Each of the lines below must be restated exactly.

## Data for the task
--

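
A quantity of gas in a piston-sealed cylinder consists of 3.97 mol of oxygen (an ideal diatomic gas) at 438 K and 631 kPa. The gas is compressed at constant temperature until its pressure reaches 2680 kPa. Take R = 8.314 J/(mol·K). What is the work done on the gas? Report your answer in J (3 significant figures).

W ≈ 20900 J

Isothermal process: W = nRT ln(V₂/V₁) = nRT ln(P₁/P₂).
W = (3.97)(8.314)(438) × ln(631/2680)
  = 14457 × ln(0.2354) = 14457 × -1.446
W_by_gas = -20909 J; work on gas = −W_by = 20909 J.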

--

## Written reply
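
A quantity of gas in a piston-sealed cylinder consists of 3.97 mol of oxygen (an ideal diatomic gas) at 438 K and 631 kPa. The gas is compressed at constant temperature until its pressure reaches 2680 kPa. Take R = 8.314 J/(mol·K). What is the work done on the gas? Report your answer in J (3 significant figures).

W ≈ 20900 J

Isothermal process: W = nRT ln(V₂/V₁) = nRT ln(P₁/P₂).
W = (3.97)(8.314)(438) × ln(631/2680)
  = 14457 × ln(0.2354) = 14457 × -1.446
W_by_gas = -20909 J; work on gas = −W_by = 20909 J.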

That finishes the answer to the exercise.